**DATA FOR THIS TASK**
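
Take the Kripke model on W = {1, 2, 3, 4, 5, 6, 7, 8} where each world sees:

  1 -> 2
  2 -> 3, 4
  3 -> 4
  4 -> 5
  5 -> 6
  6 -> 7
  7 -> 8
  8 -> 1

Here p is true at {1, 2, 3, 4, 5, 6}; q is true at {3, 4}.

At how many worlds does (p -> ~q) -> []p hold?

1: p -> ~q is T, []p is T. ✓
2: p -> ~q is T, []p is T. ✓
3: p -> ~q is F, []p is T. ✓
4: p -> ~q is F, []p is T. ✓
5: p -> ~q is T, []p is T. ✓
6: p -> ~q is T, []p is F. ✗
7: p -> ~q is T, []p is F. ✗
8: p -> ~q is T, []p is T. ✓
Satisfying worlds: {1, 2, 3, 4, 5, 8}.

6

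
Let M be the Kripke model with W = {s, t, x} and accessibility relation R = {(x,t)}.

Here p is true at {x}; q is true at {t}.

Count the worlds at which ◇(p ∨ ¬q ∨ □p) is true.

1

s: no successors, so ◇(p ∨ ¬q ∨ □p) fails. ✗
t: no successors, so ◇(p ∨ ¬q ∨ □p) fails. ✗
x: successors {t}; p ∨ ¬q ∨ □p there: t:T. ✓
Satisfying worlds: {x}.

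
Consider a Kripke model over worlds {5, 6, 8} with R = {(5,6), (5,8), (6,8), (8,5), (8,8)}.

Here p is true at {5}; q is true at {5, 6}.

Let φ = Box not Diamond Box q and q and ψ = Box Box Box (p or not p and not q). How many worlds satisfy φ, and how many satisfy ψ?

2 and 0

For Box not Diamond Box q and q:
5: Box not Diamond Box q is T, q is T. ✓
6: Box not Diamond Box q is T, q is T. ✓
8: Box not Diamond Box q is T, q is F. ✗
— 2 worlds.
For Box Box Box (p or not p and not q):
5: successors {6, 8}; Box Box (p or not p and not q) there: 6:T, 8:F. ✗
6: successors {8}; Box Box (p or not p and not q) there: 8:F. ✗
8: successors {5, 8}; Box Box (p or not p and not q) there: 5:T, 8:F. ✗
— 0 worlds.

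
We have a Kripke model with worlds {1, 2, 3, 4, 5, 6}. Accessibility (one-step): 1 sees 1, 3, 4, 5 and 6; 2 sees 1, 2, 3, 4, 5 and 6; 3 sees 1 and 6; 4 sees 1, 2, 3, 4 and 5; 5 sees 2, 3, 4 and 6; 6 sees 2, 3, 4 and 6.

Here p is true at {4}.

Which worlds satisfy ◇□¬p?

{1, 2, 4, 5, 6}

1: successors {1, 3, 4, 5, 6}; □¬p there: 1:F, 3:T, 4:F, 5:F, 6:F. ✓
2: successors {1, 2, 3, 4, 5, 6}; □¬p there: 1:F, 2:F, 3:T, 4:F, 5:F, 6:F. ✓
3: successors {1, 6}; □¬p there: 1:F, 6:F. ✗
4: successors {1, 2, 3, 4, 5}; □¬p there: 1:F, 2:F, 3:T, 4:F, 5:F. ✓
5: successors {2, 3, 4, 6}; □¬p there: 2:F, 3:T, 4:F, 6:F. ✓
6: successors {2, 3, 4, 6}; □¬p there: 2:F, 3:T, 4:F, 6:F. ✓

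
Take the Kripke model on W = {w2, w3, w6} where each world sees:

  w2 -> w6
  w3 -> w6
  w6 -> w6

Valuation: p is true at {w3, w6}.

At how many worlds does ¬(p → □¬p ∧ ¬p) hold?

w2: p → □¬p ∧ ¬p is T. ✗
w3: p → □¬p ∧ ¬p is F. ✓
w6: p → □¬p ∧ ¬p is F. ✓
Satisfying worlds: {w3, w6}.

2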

---

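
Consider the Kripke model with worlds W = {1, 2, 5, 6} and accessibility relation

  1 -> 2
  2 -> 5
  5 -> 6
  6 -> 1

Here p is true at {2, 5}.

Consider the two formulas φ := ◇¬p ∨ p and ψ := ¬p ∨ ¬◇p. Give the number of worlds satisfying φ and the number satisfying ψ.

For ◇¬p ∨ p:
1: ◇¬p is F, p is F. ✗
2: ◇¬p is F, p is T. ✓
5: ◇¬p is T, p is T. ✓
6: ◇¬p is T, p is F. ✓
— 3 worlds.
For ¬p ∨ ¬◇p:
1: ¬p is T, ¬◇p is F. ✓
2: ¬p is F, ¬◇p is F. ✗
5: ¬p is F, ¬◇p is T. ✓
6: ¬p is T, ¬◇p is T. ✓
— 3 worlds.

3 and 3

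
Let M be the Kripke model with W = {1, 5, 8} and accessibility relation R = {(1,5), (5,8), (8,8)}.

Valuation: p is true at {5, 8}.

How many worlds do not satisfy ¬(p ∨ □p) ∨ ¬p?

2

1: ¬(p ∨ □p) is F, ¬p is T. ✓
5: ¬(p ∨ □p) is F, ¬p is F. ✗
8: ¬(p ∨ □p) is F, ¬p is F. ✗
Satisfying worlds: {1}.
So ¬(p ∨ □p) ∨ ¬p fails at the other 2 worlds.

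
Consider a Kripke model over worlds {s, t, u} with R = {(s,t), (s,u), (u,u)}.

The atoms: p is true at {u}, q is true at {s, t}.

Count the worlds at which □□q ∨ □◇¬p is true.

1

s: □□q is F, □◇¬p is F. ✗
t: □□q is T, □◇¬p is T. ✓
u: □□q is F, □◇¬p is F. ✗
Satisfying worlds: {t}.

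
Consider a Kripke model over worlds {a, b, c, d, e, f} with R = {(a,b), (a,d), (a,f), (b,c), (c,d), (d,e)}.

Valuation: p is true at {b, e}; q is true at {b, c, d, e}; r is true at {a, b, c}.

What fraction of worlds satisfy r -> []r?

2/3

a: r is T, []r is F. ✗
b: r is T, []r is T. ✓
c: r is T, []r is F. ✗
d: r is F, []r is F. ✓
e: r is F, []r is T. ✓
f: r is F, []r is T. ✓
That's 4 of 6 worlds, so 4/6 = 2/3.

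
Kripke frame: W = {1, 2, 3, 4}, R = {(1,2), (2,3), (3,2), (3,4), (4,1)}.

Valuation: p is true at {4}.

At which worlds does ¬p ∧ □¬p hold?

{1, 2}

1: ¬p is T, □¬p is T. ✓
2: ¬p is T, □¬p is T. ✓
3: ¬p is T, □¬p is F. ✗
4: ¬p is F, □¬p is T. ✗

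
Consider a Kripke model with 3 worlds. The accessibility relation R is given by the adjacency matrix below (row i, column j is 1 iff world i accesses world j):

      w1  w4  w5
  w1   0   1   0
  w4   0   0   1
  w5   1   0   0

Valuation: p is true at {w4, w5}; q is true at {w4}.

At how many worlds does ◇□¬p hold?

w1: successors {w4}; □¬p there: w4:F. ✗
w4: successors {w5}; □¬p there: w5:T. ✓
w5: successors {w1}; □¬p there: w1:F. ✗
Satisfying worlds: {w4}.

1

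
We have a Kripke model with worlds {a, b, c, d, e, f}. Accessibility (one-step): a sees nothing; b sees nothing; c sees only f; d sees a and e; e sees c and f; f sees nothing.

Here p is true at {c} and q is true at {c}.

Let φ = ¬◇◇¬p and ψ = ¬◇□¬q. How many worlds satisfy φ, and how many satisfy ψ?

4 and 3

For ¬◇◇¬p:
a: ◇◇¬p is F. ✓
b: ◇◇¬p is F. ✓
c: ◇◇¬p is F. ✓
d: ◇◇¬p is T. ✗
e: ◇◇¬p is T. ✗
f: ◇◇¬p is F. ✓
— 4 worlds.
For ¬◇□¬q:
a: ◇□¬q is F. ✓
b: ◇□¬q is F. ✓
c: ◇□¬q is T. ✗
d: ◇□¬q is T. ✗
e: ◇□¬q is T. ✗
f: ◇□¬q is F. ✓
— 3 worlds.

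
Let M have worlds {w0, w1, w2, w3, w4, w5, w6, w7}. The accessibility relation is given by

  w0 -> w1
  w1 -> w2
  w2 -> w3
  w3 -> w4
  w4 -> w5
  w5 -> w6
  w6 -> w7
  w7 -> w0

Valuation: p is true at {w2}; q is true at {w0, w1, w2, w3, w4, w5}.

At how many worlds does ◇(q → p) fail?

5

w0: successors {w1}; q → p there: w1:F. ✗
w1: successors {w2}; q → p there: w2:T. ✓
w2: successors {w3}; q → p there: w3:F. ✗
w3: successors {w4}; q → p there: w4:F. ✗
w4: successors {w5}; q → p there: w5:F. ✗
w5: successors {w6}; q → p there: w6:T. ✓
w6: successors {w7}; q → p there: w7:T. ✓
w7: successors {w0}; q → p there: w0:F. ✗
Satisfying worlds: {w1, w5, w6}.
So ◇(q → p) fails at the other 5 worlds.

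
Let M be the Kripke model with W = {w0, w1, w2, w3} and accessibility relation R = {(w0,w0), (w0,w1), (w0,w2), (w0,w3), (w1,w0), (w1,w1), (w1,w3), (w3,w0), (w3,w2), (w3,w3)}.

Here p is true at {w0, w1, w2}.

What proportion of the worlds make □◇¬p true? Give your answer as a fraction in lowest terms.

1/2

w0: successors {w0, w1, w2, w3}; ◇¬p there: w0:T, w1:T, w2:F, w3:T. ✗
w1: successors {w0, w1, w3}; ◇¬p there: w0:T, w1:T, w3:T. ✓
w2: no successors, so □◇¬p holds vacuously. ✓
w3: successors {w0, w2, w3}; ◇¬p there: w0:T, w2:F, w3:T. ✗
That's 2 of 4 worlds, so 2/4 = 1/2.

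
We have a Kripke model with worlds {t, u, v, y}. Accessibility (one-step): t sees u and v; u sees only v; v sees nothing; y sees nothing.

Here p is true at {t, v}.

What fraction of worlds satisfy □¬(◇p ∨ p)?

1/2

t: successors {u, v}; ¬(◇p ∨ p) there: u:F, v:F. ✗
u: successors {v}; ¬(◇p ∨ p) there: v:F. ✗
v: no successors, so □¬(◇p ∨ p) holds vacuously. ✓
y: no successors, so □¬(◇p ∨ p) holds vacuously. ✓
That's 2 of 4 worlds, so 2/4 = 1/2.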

---

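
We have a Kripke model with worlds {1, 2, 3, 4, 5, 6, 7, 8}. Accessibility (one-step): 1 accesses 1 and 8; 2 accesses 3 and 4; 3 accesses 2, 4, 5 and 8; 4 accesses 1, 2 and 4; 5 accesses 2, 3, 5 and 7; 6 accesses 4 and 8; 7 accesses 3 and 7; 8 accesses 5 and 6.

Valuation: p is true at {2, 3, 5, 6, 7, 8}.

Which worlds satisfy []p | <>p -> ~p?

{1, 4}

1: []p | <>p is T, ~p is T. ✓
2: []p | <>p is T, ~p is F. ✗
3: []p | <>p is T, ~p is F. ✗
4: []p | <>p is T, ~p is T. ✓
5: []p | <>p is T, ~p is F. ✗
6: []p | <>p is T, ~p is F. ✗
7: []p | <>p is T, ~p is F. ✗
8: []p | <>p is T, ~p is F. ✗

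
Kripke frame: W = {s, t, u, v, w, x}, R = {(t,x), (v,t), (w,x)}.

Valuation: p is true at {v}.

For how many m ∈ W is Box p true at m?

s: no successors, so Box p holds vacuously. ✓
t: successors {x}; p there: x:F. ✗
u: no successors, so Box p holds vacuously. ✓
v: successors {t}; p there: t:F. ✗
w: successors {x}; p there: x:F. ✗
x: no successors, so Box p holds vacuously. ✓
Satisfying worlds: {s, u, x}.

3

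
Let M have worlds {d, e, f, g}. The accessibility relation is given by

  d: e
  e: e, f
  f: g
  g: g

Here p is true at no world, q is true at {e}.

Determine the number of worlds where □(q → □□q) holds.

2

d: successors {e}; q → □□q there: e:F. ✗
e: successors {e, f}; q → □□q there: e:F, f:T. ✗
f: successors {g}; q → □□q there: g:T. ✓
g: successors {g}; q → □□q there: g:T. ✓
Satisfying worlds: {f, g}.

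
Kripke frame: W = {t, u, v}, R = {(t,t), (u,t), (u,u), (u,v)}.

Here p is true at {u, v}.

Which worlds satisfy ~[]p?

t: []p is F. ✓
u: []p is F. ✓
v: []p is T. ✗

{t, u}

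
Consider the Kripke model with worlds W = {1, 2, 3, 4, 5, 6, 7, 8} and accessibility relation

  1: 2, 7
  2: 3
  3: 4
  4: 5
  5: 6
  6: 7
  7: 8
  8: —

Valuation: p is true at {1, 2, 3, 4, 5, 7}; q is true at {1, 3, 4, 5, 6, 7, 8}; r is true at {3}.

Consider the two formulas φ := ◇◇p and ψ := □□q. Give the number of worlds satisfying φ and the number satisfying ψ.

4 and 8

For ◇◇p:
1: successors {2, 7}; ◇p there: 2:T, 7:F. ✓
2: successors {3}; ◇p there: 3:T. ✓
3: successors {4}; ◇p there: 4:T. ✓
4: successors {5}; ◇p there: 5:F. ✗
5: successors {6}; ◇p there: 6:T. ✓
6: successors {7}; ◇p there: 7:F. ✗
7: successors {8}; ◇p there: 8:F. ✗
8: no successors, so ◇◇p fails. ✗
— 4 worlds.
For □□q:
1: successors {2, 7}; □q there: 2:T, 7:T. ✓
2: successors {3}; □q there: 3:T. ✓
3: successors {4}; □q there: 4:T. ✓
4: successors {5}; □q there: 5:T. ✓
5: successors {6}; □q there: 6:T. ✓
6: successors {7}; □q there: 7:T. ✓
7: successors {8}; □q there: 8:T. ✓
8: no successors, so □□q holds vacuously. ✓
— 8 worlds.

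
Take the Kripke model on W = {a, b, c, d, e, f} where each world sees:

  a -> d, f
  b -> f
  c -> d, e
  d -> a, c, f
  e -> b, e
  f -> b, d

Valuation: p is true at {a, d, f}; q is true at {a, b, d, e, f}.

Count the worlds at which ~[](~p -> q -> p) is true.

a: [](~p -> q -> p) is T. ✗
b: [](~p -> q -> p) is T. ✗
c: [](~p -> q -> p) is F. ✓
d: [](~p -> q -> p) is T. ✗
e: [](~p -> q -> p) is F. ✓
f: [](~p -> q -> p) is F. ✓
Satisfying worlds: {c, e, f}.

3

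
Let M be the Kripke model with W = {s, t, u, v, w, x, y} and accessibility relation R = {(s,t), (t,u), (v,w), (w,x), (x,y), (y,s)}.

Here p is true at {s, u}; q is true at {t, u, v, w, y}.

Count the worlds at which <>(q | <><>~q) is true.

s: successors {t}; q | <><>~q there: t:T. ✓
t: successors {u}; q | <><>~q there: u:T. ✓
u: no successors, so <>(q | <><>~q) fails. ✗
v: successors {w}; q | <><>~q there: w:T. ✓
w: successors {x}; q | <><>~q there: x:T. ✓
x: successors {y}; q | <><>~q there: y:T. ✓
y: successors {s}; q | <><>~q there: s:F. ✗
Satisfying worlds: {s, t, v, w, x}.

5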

**PROMPT**
Which lines above hold the string "sees"? Show each of them.

**RESULT BELOW**
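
Take the Kripke model on W = {1, 2, 3, 4, 5, 6, 7, 8} where each world sees:
We have a Kripke model with worlds {1, 2, 3, 4, 5, 6}. Accessibility (one-step): 1 sees 1, 3, 4, 5 and 6; 2 sees 1, 2, 3, 4, 5 and 6; 3 sees 1 and 6; 4 sees 1, 2, 3, 4 and 5; 5 sees 2, 3, 4 and 6; 6 sees 2, 3, 4 and 6.
Take the Kripke model on W = {w2, w3, w6} where each world sees:
We have a Kripke model with worlds {a, b, c, d, e, f}. Accessibility (one-step): a sees nothing; b sees nothing; c sees only f; d sees a and e; e sees c and f; f sees nothing.
We have a Kripke model with worlds {t, u, v, y}. Accessibility (one-step): t sees u and v; u sees only v; v sees nothing; y sees nothing.
Take the Kripke model on W = {a, b, c, d, e, f} where each world sees: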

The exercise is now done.